[Work instruction] Each record below needs to be written out exactly as it reads.

[Task data]

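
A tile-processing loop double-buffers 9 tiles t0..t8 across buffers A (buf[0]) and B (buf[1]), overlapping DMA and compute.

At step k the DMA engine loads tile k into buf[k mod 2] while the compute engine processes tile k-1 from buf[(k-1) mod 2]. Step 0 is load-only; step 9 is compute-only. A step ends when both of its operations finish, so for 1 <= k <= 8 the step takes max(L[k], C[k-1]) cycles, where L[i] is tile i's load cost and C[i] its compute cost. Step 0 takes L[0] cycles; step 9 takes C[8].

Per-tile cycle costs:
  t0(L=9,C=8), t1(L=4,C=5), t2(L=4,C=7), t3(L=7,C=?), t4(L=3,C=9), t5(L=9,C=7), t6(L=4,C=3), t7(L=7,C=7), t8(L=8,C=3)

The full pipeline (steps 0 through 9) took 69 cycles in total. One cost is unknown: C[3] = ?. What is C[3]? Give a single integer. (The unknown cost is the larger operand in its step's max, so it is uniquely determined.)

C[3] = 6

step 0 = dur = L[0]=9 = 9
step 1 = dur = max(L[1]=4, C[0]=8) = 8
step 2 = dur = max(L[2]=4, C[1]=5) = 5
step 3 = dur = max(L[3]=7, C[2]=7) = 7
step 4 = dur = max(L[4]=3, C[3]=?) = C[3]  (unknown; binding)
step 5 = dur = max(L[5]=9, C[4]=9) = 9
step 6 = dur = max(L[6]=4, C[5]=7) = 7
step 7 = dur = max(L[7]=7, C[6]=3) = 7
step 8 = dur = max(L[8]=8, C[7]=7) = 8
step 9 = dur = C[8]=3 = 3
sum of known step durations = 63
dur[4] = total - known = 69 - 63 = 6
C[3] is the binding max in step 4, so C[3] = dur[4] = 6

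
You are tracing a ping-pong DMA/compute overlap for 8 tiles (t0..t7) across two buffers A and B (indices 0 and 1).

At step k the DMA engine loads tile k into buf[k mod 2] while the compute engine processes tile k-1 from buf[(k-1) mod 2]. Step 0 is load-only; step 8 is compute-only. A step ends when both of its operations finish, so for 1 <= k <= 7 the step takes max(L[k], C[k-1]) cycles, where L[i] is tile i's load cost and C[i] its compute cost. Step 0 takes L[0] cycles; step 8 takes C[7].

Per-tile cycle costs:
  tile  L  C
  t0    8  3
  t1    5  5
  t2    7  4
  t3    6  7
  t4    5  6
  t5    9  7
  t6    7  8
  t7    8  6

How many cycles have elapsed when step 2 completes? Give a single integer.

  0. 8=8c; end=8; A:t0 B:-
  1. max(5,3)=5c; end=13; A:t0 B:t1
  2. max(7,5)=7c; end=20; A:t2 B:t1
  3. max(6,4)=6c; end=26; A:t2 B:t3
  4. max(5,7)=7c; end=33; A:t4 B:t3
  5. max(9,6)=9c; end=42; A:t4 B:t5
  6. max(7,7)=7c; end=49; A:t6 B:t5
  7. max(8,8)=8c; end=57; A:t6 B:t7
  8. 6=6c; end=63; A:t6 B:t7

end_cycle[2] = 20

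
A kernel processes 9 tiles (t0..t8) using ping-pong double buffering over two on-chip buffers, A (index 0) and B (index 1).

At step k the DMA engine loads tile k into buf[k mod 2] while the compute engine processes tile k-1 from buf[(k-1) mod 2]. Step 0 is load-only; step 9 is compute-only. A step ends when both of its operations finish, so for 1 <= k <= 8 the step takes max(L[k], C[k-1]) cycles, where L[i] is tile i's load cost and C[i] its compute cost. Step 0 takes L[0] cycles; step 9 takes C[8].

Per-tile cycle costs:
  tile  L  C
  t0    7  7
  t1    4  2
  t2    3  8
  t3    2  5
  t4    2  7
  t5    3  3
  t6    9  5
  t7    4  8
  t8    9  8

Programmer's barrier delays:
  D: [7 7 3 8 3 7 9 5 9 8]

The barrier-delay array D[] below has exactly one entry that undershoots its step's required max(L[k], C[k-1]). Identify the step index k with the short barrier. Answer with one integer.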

[Exercise result]
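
A tile-processing loop double-buffers 9 tiles t0..t8 across buffers A (buf[0]) and B (buf[1]), overlapping DMA and compute.

At step k the DMA engine loads tile k into buf[k mod 2] while the compute engine processes tile k-1 from buf[(k-1) mod 2]. Step 0 is load-only; step 9 is compute-only. A step ends when both of its operations finish, so for 1 <= k <= 8 the step takes max(L[k], C[k-1]) cycles, where L[i] is tile i's load cost and C[i] its compute cost. Step 0 takes L[0] cycles; step 9 takes C[8].

Per-tile cycle costs:
  t0(L=9,C=8), t1(L=4,C=5), t2(L=4,C=7), t3(L=7,C=?), t4(L=3,C=9), t5(L=9,C=7), t6(L=4,C=3), t7(L=7,C=7), t8(L=8,C=3)

The full pipeline (steps 0 through 9) took 69 cycles in total. One cost is unknown: C[3] = ?. What is C[3]? Give a single integer. (The unknown cost is the larger operand in its step's max, so it is uniquely determined.)

C[3] = 6

step 0 = dur = L[0]=9 = 9
step 1 = dur = max(L[1]=4, C[0]=8) = 8
step 2 = dur = max(L[2]=4, C[1]=5) = 5
step 3 = dur = max(L[3]=7, C[2]=7) = 7
step 4 = dur = max(L[4]=3, C[3]=?) = C[3]  (unknown; binding)
step 5 = dur = max(L[5]=9, C[4]=9) = 9
step 6 = dur = max(L[6]=4, C[5]=7) = 7
step 7 = dur = max(L[7]=7, C[6]=3) = 7
step 8 = dur = max(L[8]=8, C[7]=7) = 8
step 9 = dur = C[8]=3 = 3
sum of known step durations = 63
dur[4] = total - known = 69 - 63 = 6
C[3] is the binding max in step 4, so C[3] = dur[4] = 6

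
You are tracing a ping-pong DMA/compute overlap for 8 tiles (t0..t7) across two buffers A and B (indices 0 and 1).

At step k the DMA engine loads tile k into buf[k mod 2] while the compute engine processes tile k-1 from buf[(k-1) mod 2]. Step 0 is load-only; step 8 is compute-only. A step ends when both of its operations finish, so for 1 <= k <= 7 the step takes max(L[k], C[k-1]) cycles, where L[i] is tile i's load cost and C[i] its compute cost. Step 0 takes L[0] cycles; step 8 takes C[7].

Per-tile cycle costs:
  tile  L  C
  t0    8  3
  t1    5  5
  t2    7  4
  t3    6  7
  t4    5  6
  t5    9  7
  t6    7  8
  t7    8  6

How many cycles have elapsed when step 2 completes? Give a single integer.

  0. 8=8c; end=8; A:t0 B:-
  1. max(5,3)=5c; end=13; A:t0 B:t1
  2. max(7,5)=7c; end=20; A:t2 B:t1
  3. max(6,4)=6c; end=26; A:t2 B:t3
  4. max(5,7)=7c; end=33; A:t4 B:t3
  5. max(9,6)=9c; end=42; A:t4 B:t5
  6. max(7,7)=7c; end=49; A:t6 B:t5
  7. max(8,8)=8c; end=57; A:t6 B:t7
  8. 6=6c; end=63; A:t6 B:t7

end_cycle[2] = 20

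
A kernel processes 9 tiles (t0..t8) using ping-pong double buffering over two on-chip buffers, A (index 0) and B (index 1).

At step k the DMA engine loads tile k into buf[k mod 2] while the compute engine processes tile k-1 from buf[(k-1) mod 2]. Step 0 is load-only; step 9 is compute-only. A step ends when both of its operations finish, so for 1 <= k <= 8 the step takes max(L[k], C[k-1]) cycles, where L[i] is tile i's load cost and C[i] its compute cost. Step 0 takes L[0] cycles; step 9 takes C[8].

Per-tile cycle costs:
  tile  L  C
  t0    7  7
  t1    4  2
  t2    3  8
  t3    2  5
  t4    2  7
  t5    3  3
  t6    9  5
  t7    4  8
  t8    9  8

Programmer's barrier delays:
  D: [7 7 3 8 3 7 9 5 9 8]

The barrier-delay array D[] below has exactly one entry that undershoots its step's required max(L[k], C[k-1]). Identify the step index k with the short barrier. Answer with one integer.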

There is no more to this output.